## Records contained in a dataset
· · · ·

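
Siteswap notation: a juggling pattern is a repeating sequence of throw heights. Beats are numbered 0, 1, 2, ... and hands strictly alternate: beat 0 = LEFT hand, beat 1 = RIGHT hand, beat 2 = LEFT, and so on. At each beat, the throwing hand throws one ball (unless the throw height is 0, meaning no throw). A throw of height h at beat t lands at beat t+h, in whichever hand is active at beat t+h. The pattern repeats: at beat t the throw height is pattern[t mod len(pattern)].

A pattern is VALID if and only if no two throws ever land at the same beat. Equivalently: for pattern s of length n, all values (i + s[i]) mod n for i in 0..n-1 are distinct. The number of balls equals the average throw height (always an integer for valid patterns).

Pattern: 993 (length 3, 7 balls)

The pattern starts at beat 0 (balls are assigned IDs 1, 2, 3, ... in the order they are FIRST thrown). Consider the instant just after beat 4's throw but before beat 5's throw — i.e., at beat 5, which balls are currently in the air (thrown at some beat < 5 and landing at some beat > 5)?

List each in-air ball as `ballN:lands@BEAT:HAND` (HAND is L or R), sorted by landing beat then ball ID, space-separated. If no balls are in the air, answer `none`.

Beat 0 (L): throw ball1 h=9 -> lands@9:R; in-air after throw: [b1@9:R]
Beat 1 (R): throw ball2 h=9 -> lands@10:L; in-air after throw: [b1@9:R b2@10:L]
Beat 2 (L): throw ball3 h=3 -> lands@5:R; in-air after throw: [b3@5:R b1@9:R b2@10:L]
Beat 3 (R): throw ball4 h=9 -> lands@12:L; in-air after throw: [b3@5:R b1@9:R b2@10:L b4@12:L]
Beat 4 (L): throw ball5 h=9 -> lands@13:R; in-air after throw: [b3@5:R b1@9:R b2@10:L b4@12:L b5@13:R]
Beat 5 (R): throw ball3 h=3 -> lands@8:L; in-air after throw: [b3@8:L b1@9:R b2@10:L b4@12:L b5@13:R]

Answer: ball1:lands@9:R ball2:lands@10:L ball4:lands@12:L ball5:lands@13:R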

· · · ·

## TASK OBJECTIVE
Reproduce exactly the lines from the one with "The pattern starts" through the last line of the entries, keeping both of those lines and nothing else.

## SOLVED PROBLEM
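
The pattern starts at beat 0 (balls are assigned IDs 1, 2, 3, ... in the order they are FIRST thrown). Consider the instant just after beat 4's throw but before beat 5's throw — i.e., at beat 5, which balls are currently in the air (thrown at some beat < 5 and landing at some beat > 5)?

List each in-air ball as `ballN:lands@BEAT:HAND` (HAND is L or R), sorted by landing beat then ball ID, space-separated. If no balls are in the air, answer `none`.

Beat 0 (L): throw ball1 h=9 -> lands@9:R; in-air after throw: [b1@9:R]
Beat 1 (R): throw ball2 h=9 -> lands@10:L; in-air after throw: [b1@9:R b2@10:L]
Beat 2 (L): throw ball3 h=3 -> lands@5:R; in-air after throw: [b3@5:R b1@9:R b2@10:L]
Beat 3 (R): throw ball4 h=9 -> lands@12:L; in-air after throw: [b3@5:R b1@9:R b2@10:L b4@12:L]
Beat 4 (L): throw ball5 h=9 -> lands@13:R; in-air after throw: [b3@5:R b1@9:R b2@10:L b4@12:L b5@13:R]
Beat 5 (R): throw ball3 h=3 -> lands@8:L; in-air after throw: [b3@8:L b1@9:R b2@10:L b4@12:L b5@13:R]

Answer: ball1:lands@9:R ball2:lands@10:L ball4:lands@12:L ball5:lands@13:R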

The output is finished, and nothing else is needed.